**Problem requirements:**
Across the listing below, state how many lines hold the string "intersection"; write nothing but that number.

**Provided records:**
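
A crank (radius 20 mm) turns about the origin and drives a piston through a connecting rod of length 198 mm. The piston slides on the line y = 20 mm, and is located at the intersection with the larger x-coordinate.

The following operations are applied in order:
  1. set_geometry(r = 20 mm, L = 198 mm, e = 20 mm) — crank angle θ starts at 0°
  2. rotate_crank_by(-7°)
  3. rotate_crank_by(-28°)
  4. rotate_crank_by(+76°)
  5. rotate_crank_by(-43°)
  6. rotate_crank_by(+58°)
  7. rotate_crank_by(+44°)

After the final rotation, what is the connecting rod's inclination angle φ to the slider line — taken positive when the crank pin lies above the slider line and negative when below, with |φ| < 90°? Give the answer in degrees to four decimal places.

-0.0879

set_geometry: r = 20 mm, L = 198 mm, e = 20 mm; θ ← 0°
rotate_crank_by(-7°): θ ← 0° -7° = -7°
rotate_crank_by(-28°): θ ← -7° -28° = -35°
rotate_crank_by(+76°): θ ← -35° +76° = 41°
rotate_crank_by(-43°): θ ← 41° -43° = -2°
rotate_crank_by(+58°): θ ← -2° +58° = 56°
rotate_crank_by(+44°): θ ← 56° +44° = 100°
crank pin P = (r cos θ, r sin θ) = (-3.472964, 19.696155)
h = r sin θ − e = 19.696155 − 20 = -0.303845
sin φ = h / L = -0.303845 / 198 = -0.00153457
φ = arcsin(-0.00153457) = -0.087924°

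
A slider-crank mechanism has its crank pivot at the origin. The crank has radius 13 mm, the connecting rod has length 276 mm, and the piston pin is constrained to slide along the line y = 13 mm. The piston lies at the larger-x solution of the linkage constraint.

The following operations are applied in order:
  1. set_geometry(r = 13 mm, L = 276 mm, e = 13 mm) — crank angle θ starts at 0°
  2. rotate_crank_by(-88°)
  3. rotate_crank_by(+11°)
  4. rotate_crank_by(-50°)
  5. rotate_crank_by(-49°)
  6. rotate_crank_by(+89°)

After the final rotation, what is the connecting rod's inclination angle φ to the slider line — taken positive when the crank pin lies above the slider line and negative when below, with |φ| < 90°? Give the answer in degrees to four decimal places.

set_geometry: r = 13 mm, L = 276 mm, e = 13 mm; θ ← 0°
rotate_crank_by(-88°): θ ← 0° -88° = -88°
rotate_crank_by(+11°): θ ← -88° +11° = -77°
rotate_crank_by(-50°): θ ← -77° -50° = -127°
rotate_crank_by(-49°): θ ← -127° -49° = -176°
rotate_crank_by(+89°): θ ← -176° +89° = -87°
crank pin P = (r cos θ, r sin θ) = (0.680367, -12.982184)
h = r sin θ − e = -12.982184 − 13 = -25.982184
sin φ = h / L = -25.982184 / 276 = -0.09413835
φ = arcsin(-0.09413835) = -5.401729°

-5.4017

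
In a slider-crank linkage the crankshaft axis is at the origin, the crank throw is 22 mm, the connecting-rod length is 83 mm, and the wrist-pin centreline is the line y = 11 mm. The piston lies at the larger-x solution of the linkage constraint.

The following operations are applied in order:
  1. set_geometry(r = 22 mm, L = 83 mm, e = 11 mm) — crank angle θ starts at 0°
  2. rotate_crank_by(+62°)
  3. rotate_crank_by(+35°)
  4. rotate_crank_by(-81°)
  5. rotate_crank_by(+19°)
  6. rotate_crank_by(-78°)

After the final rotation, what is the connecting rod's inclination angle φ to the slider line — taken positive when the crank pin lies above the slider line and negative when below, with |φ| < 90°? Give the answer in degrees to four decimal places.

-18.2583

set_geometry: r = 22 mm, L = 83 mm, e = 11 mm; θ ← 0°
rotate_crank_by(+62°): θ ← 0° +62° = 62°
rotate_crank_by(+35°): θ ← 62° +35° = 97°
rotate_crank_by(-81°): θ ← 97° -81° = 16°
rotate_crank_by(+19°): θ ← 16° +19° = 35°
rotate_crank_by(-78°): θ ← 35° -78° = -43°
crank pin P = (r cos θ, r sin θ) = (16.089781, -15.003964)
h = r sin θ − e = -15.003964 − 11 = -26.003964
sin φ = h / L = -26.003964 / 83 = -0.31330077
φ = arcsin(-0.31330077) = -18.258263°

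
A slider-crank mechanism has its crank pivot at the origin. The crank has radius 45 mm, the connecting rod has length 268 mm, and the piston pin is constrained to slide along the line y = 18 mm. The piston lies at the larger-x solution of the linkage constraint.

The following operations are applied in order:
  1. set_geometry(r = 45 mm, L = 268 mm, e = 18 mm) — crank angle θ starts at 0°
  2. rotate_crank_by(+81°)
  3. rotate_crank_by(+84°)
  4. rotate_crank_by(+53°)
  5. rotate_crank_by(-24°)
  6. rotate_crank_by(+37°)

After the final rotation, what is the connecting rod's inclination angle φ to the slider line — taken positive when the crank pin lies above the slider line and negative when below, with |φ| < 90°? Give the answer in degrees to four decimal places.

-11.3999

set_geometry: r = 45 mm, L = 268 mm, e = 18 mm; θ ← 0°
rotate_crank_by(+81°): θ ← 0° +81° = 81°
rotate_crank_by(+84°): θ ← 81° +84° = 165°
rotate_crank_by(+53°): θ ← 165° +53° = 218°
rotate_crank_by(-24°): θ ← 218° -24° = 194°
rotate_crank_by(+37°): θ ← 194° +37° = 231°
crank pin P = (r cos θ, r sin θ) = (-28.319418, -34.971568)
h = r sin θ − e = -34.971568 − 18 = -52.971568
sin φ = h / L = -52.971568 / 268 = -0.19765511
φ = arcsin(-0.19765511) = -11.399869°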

* * *

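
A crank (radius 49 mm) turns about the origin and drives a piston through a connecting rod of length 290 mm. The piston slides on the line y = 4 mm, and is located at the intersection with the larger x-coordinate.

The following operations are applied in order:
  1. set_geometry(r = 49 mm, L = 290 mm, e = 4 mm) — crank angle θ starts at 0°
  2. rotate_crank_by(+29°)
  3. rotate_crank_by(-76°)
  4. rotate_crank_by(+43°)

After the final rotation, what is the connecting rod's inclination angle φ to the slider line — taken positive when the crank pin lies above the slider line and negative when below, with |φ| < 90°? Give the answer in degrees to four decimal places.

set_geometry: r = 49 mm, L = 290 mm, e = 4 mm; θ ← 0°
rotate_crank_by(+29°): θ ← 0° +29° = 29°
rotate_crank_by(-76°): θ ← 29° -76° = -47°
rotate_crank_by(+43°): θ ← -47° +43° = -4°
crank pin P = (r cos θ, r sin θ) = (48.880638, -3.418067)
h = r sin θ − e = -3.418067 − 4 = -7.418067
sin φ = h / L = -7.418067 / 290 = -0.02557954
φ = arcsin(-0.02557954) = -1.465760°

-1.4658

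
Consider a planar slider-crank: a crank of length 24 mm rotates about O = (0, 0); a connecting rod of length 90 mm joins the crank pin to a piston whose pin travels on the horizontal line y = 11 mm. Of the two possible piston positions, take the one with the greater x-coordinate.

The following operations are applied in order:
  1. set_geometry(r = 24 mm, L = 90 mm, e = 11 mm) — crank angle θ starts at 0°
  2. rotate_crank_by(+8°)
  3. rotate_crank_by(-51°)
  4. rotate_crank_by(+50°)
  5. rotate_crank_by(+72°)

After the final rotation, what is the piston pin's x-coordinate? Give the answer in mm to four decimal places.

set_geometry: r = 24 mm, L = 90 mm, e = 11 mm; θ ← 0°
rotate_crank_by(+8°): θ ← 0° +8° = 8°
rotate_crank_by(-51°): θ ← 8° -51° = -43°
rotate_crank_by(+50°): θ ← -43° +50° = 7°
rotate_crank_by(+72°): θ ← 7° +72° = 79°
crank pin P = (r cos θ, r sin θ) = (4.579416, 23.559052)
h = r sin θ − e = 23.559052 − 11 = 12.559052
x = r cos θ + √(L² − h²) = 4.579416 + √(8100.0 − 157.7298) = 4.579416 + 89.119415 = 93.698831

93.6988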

**Solution:**
2